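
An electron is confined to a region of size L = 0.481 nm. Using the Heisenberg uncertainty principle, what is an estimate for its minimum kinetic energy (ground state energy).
41.169 meV

Using the uncertainty principle to estimate ground state energy:

1. The position uncertainty is approximately the confinement size:
   Δx ≈ L = 4.810e-10 m

2. From ΔxΔp ≥ ℏ/2, the minimum momentum uncertainty is:
   Δp ≈ ℏ/(2L) = 1.096e-25 kg·m/s

3. The kinetic energy is approximately:
   KE ≈ (Δp)²/(2m) = (1.096e-25)²/(2 × 9.109e-31 kg)
   KE ≈ 6.596e-21 J = 41.169 meV

This is an order-of-magnitude estimate of the ground state energy.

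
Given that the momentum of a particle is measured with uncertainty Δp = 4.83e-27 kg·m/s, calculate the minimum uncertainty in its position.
10.917 nm

Using the Heisenberg uncertainty principle:
ΔxΔp ≥ ℏ/2

The minimum uncertainty in position is:
Δx_min = ℏ/(2Δp)
Δx_min = (1.055e-34 J·s) / (2 × 4.830e-27 kg·m/s)
Δx_min = 1.092e-08 m = 10.917 nm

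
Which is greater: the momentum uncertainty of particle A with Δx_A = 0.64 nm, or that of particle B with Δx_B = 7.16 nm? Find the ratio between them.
Particle A has the larger minimum momentum uncertainty, by a factor of 11.19.

For each particle, the minimum momentum uncertainty is Δp_min = ℏ/(2Δx):

Particle A: Δp_A = ℏ/(2×6.400e-10 m) = 8.239e-26 kg·m/s
Particle B: Δp_B = ℏ/(2×7.160e-09 m) = 7.364e-27 kg·m/s

Ratio: Δp_A/Δp_B = 11.19

Since Δp_min ∝ 1/Δx, the particle with smaller position uncertainty (A) has larger momentum uncertainty.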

====

Your reply should consist of all the records, set down exactly.

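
An electron is confined to a region of size L = 0.481 nm. Using the Heisenberg uncertainty principle, what is an estimate for its minimum kinetic energy (ground state energy).
41.169 meV

Using the uncertainty principle to estimate ground state energy:

1. The position uncertainty is approximately the confinement size:
   Δx ≈ L = 4.810e-10 m

2. From ΔxΔp ≥ ℏ/2, the minimum momentum uncertainty is:
   Δp ≈ ℏ/(2L) = 1.096e-25 kg·m/s

3. The kinetic energy is approximately:
   KE ≈ (Δp)²/(2m) = (1.096e-25)²/(2 × 9.109e-31 kg)
   KE ≈ 6.596e-21 J = 41.169 meV

This is an order-of-magnitude estimate of the ground state energy.

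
Given that the momentum of a particle is measured with uncertainty Δp = 4.83e-27 kg·m/s, calculate the minimum uncertainty in its position.
10.917 nm

Using the Heisenberg uncertainty principle:
ΔxΔp ≥ ℏ/2

The minimum uncertainty in position is:
Δx_min = ℏ/(2Δp)
Δx_min = (1.055e-34 J·s) / (2 × 4.830e-27 kg·m/s)
Δx_min = 1.092e-08 m = 10.917 nm

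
Which is greater: the momentum uncertainty of particle A with Δx_A = 0.64 nm, or that of particle B with Δx_B = 7.16 nm? Find the ratio between them.
Particle A has the larger minimum momentum uncertainty, by a factor of 11.19.

For each particle, the minimum momentum uncertainty is Δp_min = ℏ/(2Δx):

Particle A: Δp_A = ℏ/(2×6.400e-10 m) = 8.239e-26 kg·m/s
Particle B: Δp_B = ℏ/(2×7.160e-09 m) = 7.364e-27 kg·m/s

Ratio: Δp_A/Δp_B = 11.19

Since Δp_min ∝ 1/Δx, the particle with smaller position uncertainty (A) has larger momentum uncertainty.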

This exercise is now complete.